**WHAT TO PRODUCE**. Of the entries that follow, how many lines hold the string "fibroblasts"? Write the number and nothing more.

**DATA SHOWN**.
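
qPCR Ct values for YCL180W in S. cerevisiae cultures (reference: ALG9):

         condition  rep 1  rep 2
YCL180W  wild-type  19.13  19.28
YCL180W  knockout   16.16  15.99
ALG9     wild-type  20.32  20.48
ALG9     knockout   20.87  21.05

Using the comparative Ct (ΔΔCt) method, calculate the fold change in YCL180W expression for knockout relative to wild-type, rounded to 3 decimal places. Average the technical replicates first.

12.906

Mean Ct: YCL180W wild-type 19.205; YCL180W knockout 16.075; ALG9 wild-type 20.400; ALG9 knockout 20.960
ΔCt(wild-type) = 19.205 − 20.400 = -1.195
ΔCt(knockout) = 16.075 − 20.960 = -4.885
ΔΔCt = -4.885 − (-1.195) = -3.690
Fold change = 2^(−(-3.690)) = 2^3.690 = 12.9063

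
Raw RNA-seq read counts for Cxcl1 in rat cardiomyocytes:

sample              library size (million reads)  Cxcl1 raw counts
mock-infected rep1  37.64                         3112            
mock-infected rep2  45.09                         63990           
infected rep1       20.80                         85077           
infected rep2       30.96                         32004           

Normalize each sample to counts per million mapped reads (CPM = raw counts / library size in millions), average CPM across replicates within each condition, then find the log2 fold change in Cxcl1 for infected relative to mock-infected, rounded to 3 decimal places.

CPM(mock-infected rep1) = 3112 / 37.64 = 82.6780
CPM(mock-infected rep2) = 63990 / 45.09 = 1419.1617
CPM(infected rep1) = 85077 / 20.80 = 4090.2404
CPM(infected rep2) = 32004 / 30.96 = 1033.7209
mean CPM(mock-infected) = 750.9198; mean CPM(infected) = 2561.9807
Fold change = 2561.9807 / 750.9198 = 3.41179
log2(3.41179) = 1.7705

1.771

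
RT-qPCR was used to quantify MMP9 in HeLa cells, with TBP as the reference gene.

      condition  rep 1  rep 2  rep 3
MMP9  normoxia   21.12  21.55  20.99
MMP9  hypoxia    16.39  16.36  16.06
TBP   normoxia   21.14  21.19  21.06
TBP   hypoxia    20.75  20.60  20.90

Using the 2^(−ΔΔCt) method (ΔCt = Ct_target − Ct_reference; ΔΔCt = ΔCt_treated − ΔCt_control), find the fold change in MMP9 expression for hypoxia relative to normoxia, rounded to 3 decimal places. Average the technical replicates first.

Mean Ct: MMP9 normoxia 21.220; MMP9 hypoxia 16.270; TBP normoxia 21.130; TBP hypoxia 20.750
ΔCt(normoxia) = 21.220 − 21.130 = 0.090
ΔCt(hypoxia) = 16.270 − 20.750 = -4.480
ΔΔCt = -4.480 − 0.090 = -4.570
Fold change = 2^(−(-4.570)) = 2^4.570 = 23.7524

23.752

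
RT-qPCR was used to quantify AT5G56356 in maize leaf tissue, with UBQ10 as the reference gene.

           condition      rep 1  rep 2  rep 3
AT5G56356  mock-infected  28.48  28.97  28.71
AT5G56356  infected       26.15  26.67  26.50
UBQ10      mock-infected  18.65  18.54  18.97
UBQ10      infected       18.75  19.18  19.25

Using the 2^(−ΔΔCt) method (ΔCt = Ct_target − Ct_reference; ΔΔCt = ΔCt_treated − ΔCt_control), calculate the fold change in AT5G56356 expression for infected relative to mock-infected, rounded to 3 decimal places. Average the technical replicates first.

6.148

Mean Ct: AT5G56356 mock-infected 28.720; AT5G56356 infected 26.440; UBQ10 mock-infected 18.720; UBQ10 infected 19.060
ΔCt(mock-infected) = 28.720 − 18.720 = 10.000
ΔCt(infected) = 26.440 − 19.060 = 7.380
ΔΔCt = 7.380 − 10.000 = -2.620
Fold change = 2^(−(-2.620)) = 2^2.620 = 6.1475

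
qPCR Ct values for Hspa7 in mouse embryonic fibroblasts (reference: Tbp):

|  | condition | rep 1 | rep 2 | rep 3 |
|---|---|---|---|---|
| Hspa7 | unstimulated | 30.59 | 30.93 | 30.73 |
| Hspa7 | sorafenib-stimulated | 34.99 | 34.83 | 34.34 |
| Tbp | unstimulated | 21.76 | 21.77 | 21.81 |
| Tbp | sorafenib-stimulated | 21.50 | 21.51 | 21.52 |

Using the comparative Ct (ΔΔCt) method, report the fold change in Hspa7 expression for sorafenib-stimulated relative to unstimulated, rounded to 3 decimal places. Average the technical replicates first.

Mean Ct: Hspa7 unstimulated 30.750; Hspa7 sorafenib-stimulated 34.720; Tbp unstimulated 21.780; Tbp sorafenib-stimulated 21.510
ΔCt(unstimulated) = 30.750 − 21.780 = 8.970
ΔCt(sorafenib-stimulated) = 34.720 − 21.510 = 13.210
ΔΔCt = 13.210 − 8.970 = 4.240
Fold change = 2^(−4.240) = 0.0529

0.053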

==

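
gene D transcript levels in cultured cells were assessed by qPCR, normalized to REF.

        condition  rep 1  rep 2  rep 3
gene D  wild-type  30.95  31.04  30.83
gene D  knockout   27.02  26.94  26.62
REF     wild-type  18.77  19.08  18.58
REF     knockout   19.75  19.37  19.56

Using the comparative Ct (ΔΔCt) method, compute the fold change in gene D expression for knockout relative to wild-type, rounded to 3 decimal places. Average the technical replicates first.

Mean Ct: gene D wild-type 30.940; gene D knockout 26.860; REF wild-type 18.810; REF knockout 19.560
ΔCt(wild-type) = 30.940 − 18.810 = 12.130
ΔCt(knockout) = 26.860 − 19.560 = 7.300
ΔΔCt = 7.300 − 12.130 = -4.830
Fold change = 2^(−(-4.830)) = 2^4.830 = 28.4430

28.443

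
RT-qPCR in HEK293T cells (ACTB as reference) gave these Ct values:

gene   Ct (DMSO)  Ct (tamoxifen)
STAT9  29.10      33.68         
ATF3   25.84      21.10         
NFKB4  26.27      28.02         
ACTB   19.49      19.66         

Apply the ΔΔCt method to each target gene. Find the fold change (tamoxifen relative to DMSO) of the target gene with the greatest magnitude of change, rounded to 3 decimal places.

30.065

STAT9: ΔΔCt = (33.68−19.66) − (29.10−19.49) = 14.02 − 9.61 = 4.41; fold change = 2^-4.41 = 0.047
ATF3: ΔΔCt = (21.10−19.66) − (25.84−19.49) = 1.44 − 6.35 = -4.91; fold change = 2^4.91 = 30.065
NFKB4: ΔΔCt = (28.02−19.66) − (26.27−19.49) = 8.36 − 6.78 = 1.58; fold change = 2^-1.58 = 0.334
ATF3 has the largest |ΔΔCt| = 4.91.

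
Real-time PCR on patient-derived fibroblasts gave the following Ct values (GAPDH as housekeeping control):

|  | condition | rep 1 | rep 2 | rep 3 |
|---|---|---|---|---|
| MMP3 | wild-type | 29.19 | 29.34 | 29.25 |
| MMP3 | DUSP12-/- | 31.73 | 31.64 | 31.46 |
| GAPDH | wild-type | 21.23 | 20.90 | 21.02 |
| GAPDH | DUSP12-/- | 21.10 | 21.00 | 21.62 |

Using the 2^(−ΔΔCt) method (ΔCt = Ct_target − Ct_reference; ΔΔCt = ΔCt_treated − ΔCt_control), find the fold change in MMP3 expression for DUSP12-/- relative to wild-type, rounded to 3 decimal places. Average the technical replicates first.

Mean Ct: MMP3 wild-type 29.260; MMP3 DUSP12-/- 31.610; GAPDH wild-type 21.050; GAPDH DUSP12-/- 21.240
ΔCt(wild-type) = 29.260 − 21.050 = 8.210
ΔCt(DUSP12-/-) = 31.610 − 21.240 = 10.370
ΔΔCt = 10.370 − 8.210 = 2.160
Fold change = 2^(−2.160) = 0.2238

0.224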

**OUTPUT BELOW**. 2